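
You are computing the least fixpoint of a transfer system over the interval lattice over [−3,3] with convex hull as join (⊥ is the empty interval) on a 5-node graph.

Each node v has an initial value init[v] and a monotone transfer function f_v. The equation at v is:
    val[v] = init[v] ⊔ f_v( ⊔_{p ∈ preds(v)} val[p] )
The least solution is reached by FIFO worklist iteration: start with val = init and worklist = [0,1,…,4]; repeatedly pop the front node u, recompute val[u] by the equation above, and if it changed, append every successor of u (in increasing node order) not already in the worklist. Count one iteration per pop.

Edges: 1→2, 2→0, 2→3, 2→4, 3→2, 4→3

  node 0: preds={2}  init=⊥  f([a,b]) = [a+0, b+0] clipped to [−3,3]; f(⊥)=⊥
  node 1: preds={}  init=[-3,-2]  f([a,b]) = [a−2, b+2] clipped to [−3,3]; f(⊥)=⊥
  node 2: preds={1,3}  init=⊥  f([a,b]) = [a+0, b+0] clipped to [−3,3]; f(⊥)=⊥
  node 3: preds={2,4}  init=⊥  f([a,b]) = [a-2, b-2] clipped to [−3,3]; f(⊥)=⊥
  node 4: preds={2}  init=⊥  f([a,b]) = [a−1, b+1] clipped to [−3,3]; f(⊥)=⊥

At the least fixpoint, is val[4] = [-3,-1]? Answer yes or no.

Trace (8 dequeues):
  [1] u=0 | in ⊥ | out ⊥ | ==
  [2] u=1 | in ⊥ | out [-3,-2] | ==
  [3] u=2 | in [-3,-2] | out [-3,-2] | prev ⊥ | push {0}
  [4] u=3 | in [-3,-2] | out [-3,-3] | prev ⊥ | push {2}
  [5] u=4 | in [-3,-2] | out [-3,-1] | prev ⊥ | push {3}
  [6] u=0 | in [-3,-2] | out [-3,-2] | prev ⊥ | push {}
  [7] u=2 | in [-3,-2] | out [-3,-2] | ==
  [8] u=3 | in [-3,-1] | out [-3,-3] | ==

Converged values:
  [0] [-3,-2]
  [1] [-3,-2]
  [2] [-3,-2]
  [3] [-3,-3]
  [4] [-3,-1]

yes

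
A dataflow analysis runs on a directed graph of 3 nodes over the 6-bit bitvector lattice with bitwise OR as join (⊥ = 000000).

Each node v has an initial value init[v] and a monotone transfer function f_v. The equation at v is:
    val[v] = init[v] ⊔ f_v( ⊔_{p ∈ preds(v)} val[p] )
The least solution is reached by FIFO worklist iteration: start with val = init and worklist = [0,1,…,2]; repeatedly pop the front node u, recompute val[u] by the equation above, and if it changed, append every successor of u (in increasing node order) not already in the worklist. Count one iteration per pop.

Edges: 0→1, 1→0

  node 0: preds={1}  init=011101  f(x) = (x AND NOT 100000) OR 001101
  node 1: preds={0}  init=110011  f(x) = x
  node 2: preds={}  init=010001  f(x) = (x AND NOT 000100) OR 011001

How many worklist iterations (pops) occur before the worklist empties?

Iteration log — 4 steps:
  step 1. node 0  ⊔preds=110011  new=011111  old=011101  +wl: 
  step 2. node 1  ⊔preds=011111  new=111111  old=110011  +wl: 0
  step 3. node 2  ⊔preds=000000  new=011001  old=010001  +wl: 
  step 4. node 0  ⊔preds=111111  new=011111  stable

Least fixpoint reached:
  node 0: 011111
  node 1: 111111
  node 2: 011001

4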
===============
▶ _Directions for this task_: Keeping each line intact, set down the entire listing once more.

▶ _Finished task_:
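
You are computing the least fixpoint of a transfer system over the interval lattice over [−3,3] with convex hull as join (⊥ is the empty interval) on a 5-node graph.

Each node v has an initial value init[v] and a monotone transfer function f_v. The equation at v is:
    val[v] = init[v] ⊔ f_v( ⊔_{p ∈ preds(v)} val[p] )
The least solution is reached by FIFO worklist iteration: start with val = init and worklist = [0,1,…,4]; repeatedly pop the front node u, recompute val[u] by the equation above, and if it changed, append every successor of u (in increasing node order) not already in the worklist. Count one iteration per pop.

Edges: 1→2, 2→0, 2→3, 2→4, 3→2, 4→3

  node 0: preds={2}  init=⊥  f([a,b]) = [a+0, b+0] clipped to [−3,3]; f(⊥)=⊥
  node 1: preds={}  init=[-3,-2]  f([a,b]) = [a−2, b+2] clipped to [−3,3]; f(⊥)=⊥
  node 2: preds={1,3}  init=⊥  f([a,b]) = [a+0, b+0] clipped to [−3,3]; f(⊥)=⊥
  node 3: preds={2,4}  init=⊥  f([a,b]) = [a-2, b-2] clipped to [−3,3]; f(⊥)=⊥
  node 4: preds={2}  init=⊥  f([a,b]) = [a−1, b+1] clipped to [−3,3]; f(⊥)=⊥

At the least fixpoint, is val[4] = [-3,-1]? Answer yes or no.

Trace (8 dequeues):
  [1] u=0 | in ⊥ | out ⊥ | ==
  [2] u=1 | in ⊥ | out [-3,-2] | ==
  [3] u=2 | in [-3,-2] | out [-3,-2] | prev ⊥ | push {0}
  [4] u=3 | in [-3,-2] | out [-3,-3] | prev ⊥ | push {2}
  [5] u=4 | in [-3,-2] | out [-3,-1] | prev ⊥ | push {3}
  [6] u=0 | in [-3,-2] | out [-3,-2] | prev ⊥ | push {}
  [7] u=2 | in [-3,-2] | out [-3,-2] | ==
  [8] u=3 | in [-3,-1] | out [-3,-3] | ==

Converged values:
  [0] [-3,-2]
  [1] [-3,-2]
  [2] [-3,-2]
  [3] [-3,-3]
  [4] [-3,-1]

yes

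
A dataflow analysis runs on a directed graph of 3 nodes over the 6-bit bitvector lattice with bitwise OR as join (⊥ = 000000).

Each node v has an initial value init[v] and a monotone transfer function f_v. The equation at v is:
    val[v] = init[v] ⊔ f_v( ⊔_{p ∈ preds(v)} val[p] )
The least solution is reached by FIFO worklist iteration: start with val = init and worklist = [0,1,…,2]; repeatedly pop the front node u, recompute val[u] by the equation above, and if it changed, append every successor of u (in increasing node order) not already in the worklist. Count one iteration per pop.

Edges: 0→1, 1→0

  node 0: preds={1}  init=011101  f(x) = (x AND NOT 100000) OR 001101
  node 1: preds={0}  init=110011  f(x) = x
  node 2: preds={}  init=010001  f(x) = (x AND NOT 000100) OR 011001

How many worklist iterations (pops) occur before the worklist empties?

Iteration log — 4 steps:
  step 1. node 0  ⊔preds=110011  new=011111  old=011101  +wl: 
  step 2. node 1  ⊔preds=011111  new=111111  old=110011  +wl: 0
  step 3. node 2  ⊔preds=000000  new=011001  old=010001  +wl: 
  step 4. node 0  ⊔preds=111111  new=011111  stable

Least fixpoint reached:
  node 0: 011111
  node 1: 111111
  node 2: 011001

4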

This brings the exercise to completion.